### What you need to do
If a line of the listing below contains the string "with", count it, then give the total by itself.

### Records provided
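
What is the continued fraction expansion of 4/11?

[0; 2, 1, 3]

Run the Euclidean algorithm on 4 and 11; the successive quotients are the partial quotients a_0, a_1, ... (each step inverts the fractional part left over by the previous one):
  4 = 0*11 + 4, so a_0 = 0.
  11 = 2*4 + 3, so a_1 = 2.
  4 = 1*3 + 1, so a_2 = 1.
  3 = 3*1 + 0, so a_3 = 3.
The remainder reaches 0 after 4 divisions, so the expansion has 4 partial quotients, read off in order.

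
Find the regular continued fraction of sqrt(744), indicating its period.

Write x_i = (sqrt(744) + m_i)/d_i with (m_0, d_0) = (0, 1). a_0 = floor(sqrt(744)) = 27, since 27^2 = 729 <= 744 < 784 = 28^2.
Iterate m_{i+1} = d_i*a_i - m_i, d_{i+1} = (744 - m_{i+1}^2)/d_i, a_{i+1} = floor((a_0 + m_{i+1})/d_{i+1}):
  m_1 = 1*27 - 0 = 27, d_1 = (744 - 27^2)/1 = 15/1 = 15, a_1 = floor((27 + 27)/15) = 3.
  m_2 = 15*3 - 27 = 18, d_2 = (744 - 18^2)/15 = 420/15 = 28, a_2 = floor((27 + 18)/28) = 1.
  m_3 = 28*1 - 18 = 10, d_3 = (744 - 10^2)/28 = 644/28 = 23, a_3 = floor((27 + 10)/23) = 1.
  m_4 = 23*1 - 10 = 13, d_4 = (744 - 13^2)/23 = 575/23 = 25, a_4 = floor((27 + 13)/25) = 1.
  m_5 = 25*1 - 13 = 12, d_5 = (744 - 12^2)/25 = 600/25 = 24, a_5 = floor((27 + 12)/24) = 1.
  m_6 = 24*1 - 12 = 12, d_6 = (744 - 12^2)/24 = 600/24 = 25, a_6 = floor((27 + 12)/25) = 1.
  m_7 = 25*1 - 12 = 13, d_7 = (744 - 13^2)/25 = 575/25 = 23, a_7 = floor((27 + 13)/23) = 1.
  m_8 = 23*1 - 13 = 10, d_8 = (744 - 10^2)/23 = 644/23 = 28, a_8 = floor((27 + 10)/28) = 1.
  m_9 = 28*1 - 10 = 18, d_9 = (744 - 18^2)/28 = 420/28 = 15, a_9 = floor((27 + 18)/15) = 3.
  m_10 = 15*3 - 18 = 27, d_10 = (744 - 27^2)/15 = 15/15 = 1, a_10 = floor((27 + 27)/1) = 54.
  m_11 = 1*54 - 27 = 27, d_11 = (744 - 27^2)/1 = 15/1 = 15: (m_11, d_11) = (m_1, d_1) = (27, 15), so from here the quotients repeat a_1, ..., a_10; the period length is 10.
Hence the expansion of sqrt(744) is a_0 = 27 followed by the repeating block 3, 1, 1, 1, 1, 1, 1, 1, 3, 54 (period 10).

[27; (3, 1, 1, 1, 1, 1, 1, 1, 3, 54)]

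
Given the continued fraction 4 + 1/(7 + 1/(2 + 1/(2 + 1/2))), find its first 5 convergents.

4/1, 29/7, 62/15, 153/37, 368/89

Using the convergent recurrence p_i = a_i*p_{i-1} + p_{i-2}, q_i = a_i*q_{i-1} + q_{i-2} with p_{-2}=0, p_{-1}=1, q_{-2}=1, q_{-1}=0:
  i=0: a_0=4, p_0 = 4*1 + 0 = 4, q_0 = 4*0 + 1 = 1.
  i=1: a_1=7, p_1 = 7*4 + 1 = 29, q_1 = 7*1 + 0 = 7.
  i=2: a_2=2, p_2 = 2*29 + 4 = 62, q_2 = 2*7 + 1 = 15.
  i=3: a_3=2, p_3 = 2*62 + 29 = 153, q_3 = 2*15 + 7 = 37.
  i=4: a_4=2, p_4 = 2*153 + 62 = 368, q_4 = 2*37 + 15 = 89.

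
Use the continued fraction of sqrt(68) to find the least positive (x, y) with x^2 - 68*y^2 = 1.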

### Exercise output
3